**Exercise objective**
Nothing but the entries, copied exactly, should appear in the response.

Dataset items

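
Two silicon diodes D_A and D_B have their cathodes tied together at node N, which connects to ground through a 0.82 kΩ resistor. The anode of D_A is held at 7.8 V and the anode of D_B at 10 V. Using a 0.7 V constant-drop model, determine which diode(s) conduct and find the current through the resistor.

Assume both conduct. Then node N would need to be at both 7.8−0.7 = 7.1 V and 10−0.7 = 9.3 V, which is impossible.
Assume only D_B conducts: V_N = 10 − 0.7 = 9.3 V, so I_R = 9.3/0.82 = 11.3 mA.
Check D_A: its anode-to-cathode voltage is 7.8 − 9.3 = -1.5 V < 0.7 V, so it is off. The assumption is consistent.

Only D_B conducts; I_R ≈ 11 mA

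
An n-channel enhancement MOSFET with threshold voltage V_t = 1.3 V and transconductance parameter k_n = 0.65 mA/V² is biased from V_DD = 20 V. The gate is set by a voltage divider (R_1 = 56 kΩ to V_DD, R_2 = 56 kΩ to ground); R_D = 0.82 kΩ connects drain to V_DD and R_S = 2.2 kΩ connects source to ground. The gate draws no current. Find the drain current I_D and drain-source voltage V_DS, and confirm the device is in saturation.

V_G = V_DD·R_2/(R_1+R_2) = 20×56/112 = 10 V.
Assume saturation: I_D = (k_n/2)(V_GS − V_t)² with V_GS = V_G − I_D·R_S = 10 − 2.2·I_D.
Substituting gives 1.57·I_D² − 13.4·I_D + 24.6 = 0, with roots I_D = 2.66 or 5.89 mA.
The root I_D = 5.89 mA gives V_GS = -2.96 V ≤ V_t, so take I_D = 2.66 mA.
Then V_GS = 4.16 V and V_DS = V_DD − I_D(R_D+R_S) = 20 − 2.66×3.02 = 12 V.
Saturation requires V_DS ≥ V_GS − V_t = 2.86 V; 12 ≥ 2.86 ✓.

I_D ≈ 2.7 mA, V_DS ≈ 12 V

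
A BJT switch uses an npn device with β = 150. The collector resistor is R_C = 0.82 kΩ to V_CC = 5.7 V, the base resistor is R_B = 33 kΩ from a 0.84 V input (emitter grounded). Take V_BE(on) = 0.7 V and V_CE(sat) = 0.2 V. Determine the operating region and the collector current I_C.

active; I_C ≈ 0.64 mA

Assume active. Base-emitter loop: I_B = (V_BB − V_BE)/R_B = (0.84 − 0.7)/33 = 0.00424 mA.
I_C = β·I_B = 150×0.00424 = 0.636 mA.
V_CE = V_CC − I_C·R_C = 5.7 − 0.636×0.82 = 5.18 V > V_CE(sat), so the active-region assumption holds.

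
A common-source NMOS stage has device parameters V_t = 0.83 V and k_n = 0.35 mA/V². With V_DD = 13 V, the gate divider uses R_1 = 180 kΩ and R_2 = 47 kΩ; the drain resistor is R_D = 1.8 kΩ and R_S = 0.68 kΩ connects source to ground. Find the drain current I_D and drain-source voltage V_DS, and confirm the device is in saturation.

V_G = V_DD·R_2/(R_1+R_2) = 13×47/227 = 2.69 V.
Assume saturation: I_D = (k_n/2)(V_GS − V_t)² with V_GS = V_G − I_D·R_S = 2.69 − 0.68·I_D.
Substituting gives 0.0809·I_D² − 1.44·I_D + 0.606 = 0, with roots I_D = 0.431 or 17.4 mA.
The root I_D = 17.4 mA gives V_GS = -9.14 V ≤ V_t, so take I_D = 0.431 mA.
Then V_GS = 2.4 V and V_DS = V_DD − I_D(R_D+R_S) = 13 − 0.431×2.48 = 11.9 V.
Saturation requires V_DS ≥ V_GS − V_t = 1.57 V; 11.9 ≥ 1.57 ✓.

I_D ≈ 0.43 mA, V_DS ≈ 12 V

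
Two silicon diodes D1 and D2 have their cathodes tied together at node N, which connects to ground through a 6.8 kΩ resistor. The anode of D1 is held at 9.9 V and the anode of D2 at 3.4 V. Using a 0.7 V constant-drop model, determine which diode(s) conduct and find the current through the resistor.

Only D1 conducts; I_R ≈ 1.4 mA

Assume both conduct. Then node N would need to be at both 9.9−0.7 = 9.2 V and 3.4−0.7 = 2.7 V, which is impossible.
Assume only D1 conducts: V_N = 9.9 − 0.7 = 9.2 V, so I_R = 9.2/6.8 = 1.35 mA.
Check D2: its anode-to-cathode voltage is 3.4 − 9.2 = -5.8 V < 0.7 V, so it is off. The assumption is consistent.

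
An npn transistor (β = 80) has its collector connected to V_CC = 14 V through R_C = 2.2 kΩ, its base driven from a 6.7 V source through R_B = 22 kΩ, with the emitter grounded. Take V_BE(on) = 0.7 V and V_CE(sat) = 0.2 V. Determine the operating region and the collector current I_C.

Assume active: I_B = (6.7 − 0.7)/22 = 0.273 mA, giving I_C = β·I_B = 21.8 mA.
But then V_CE = 14 − 21.8×2.2 = -34 V < V_CE(sat) = 0.2 V — impossible in the active region.
So the transistor is saturated. With V_CE = 0.2 V, I_C = (V_CC − 0.2)/R_C = 13.8/2.2 = 6.27 mA.
Check: β·I_B = 21.8 mA > I_C = 6.27 mA, confirming saturation.

saturation; I_C ≈ 6.3 mA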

**Response to the task**
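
Two silicon diodes D_A and D_B have their cathodes tied together at node N, which connects to ground through a 0.82 kΩ resistor. The anode of D_A is held at 7.8 V and the anode of D_B at 10 V. Using a 0.7 V constant-drop model, determine which diode(s) conduct and find the current through the resistor.

Assume both conduct. Then node N would need to be at both 7.8−0.7 = 7.1 V and 10−0.7 = 9.3 V, which is impossible.
Assume only D_B conducts: V_N = 10 − 0.7 = 9.3 V, so I_R = 9.3/0.82 = 11.3 mA.
Check D_A: its anode-to-cathode voltage is 7.8 − 9.3 = -1.5 V < 0.7 V, so it is off. The assumption is consistent.

Only D_B conducts; I_R ≈ 11 mA

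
An n-channel enhancement MOSFET with threshold voltage V_t = 1.3 V and transconductance parameter k_n = 0.65 mA/V² is biased from V_DD = 20 V. The gate is set by a voltage divider (R_1 = 56 kΩ to V_DD, R_2 = 56 kΩ to ground); R_D = 0.82 kΩ connects drain to V_DD and R_S = 2.2 kΩ connects source to ground. The gate draws no current. Find the drain current I_D and drain-source voltage V_DS, and confirm the device is in saturation.

V_G = V_DD·R_2/(R_1+R_2) = 20×56/112 = 10 V.
Assume saturation: I_D = (k_n/2)(V_GS − V_t)² with V_GS = V_G − I_D·R_S = 10 − 2.2·I_D.
Substituting gives 1.57·I_D² − 13.4·I_D + 24.6 = 0, with roots I_D = 2.66 or 5.89 mA.
The root I_D = 5.89 mA gives V_GS = -2.96 V ≤ V_t, so take I_D = 2.66 mA.
Then V_GS = 4.16 V and V_DS = V_DD − I_D(R_D+R_S) = 20 − 2.66×3.02 = 12 V.
Saturation requires V_DS ≥ V_GS − V_t = 2.86 V; 12 ≥ 2.86 ✓.

I_D ≈ 2.7 mA, V_DS ≈ 12 V

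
A BJT switch uses an npn device with β = 150. The collector resistor is R_C = 0.82 kΩ to V_CC = 5.7 V, the base resistor is R_B = 33 kΩ from a 0.84 V input (emitter grounded). Take V_BE(on) = 0.7 V and V_CE(sat) = 0.2 V. Determine the operating region and the collector current I_C.

active; I_C ≈ 0.64 mA

Assume active. Base-emitter loop: I_B = (V_BB − V_BE)/R_B = (0.84 − 0.7)/33 = 0.00424 mA.
I_C = β·I_B = 150×0.00424 = 0.636 mA.
V_CE = V_CC − I_C·R_C = 5.7 − 0.636×0.82 = 5.18 V > V_CE(sat), so the active-region assumption holds.

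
A common-source NMOS stage has device parameters V_t = 0.83 V and k_n = 0.35 mA/V². With V_DD = 13 V, the gate divider uses R_1 = 180 kΩ and R_2 = 47 kΩ; the drain resistor is R_D = 1.8 kΩ and R_S = 0.68 kΩ connects source to ground. Find the drain current I_D and drain-source voltage V_DS, and confirm the device is in saturation.

V_G = V_DD·R_2/(R_1+R_2) = 13×47/227 = 2.69 V.
Assume saturation: I_D = (k_n/2)(V_GS − V_t)² with V_GS = V_G − I_D·R_S = 2.69 − 0.68·I_D.
Substituting gives 0.0809·I_D² − 1.44·I_D + 0.606 = 0, with roots I_D = 0.431 or 17.4 mA.
The root I_D = 17.4 mA gives V_GS = -9.14 V ≤ V_t, so take I_D = 0.431 mA.
Then V_GS = 2.4 V and V_DS = V_DD − I_D(R_D+R_S) = 13 − 0.431×2.48 = 11.9 V.
Saturation requires V_DS ≥ V_GS − V_t = 1.57 V; 11.9 ≥ 1.57 ✓.

I_D ≈ 0.43 mA, V_DS ≈ 12 V

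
Two silicon diodes D1 and D2 have their cathodes tied together at node N, which connects to ground through a 6.8 kΩ resistor. The anode of D1 is held at 9.9 V and the anode of D2 at 3.4 V. Using a 0.7 V constant-drop model, determine which diode(s) conduct and find the current through the resistor.

Only D1 conducts; I_R ≈ 1.4 mA

Assume both conduct. Then node N would need to be at both 9.9−0.7 = 9.2 V and 3.4−0.7 = 2.7 V, which is impossible.
Assume only D1 conducts: V_N = 9.9 − 0.7 = 9.2 V, so I_R = 9.2/6.8 = 1.35 mA.
Check D2: its anode-to-cathode voltage is 3.4 − 9.2 = -5.8 V < 0.7 V, so it is off. The assumption is consistent.

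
An npn transistor (β = 80) has its collector connected to V_CC = 14 V through R_C = 2.2 kΩ, its base driven from a 6.7 V source through R_B = 22 kΩ, with the emitter grounded. Take V_BE(on) = 0.7 V and V_CE(sat) = 0.2 V. Determine the operating region and the collector current I_C.

Assume active: I_B = (6.7 − 0.7)/22 = 0.273 mA, giving I_C = β·I_B = 21.8 mA.
But then V_CE = 14 − 21.8×2.2 = -34 V < V_CE(sat) = 0.2 V — impossible in the active region.
So the transistor is saturated. With V_CE = 0.2 V, I_C = (V_CC − 0.2)/R_C = 13.8/2.2 = 6.27 mA.
Check: β·I_B = 21.8 mA > I_C = 6.27 mA, confirming saturation.

saturation; I_C ≈ 6.3 mA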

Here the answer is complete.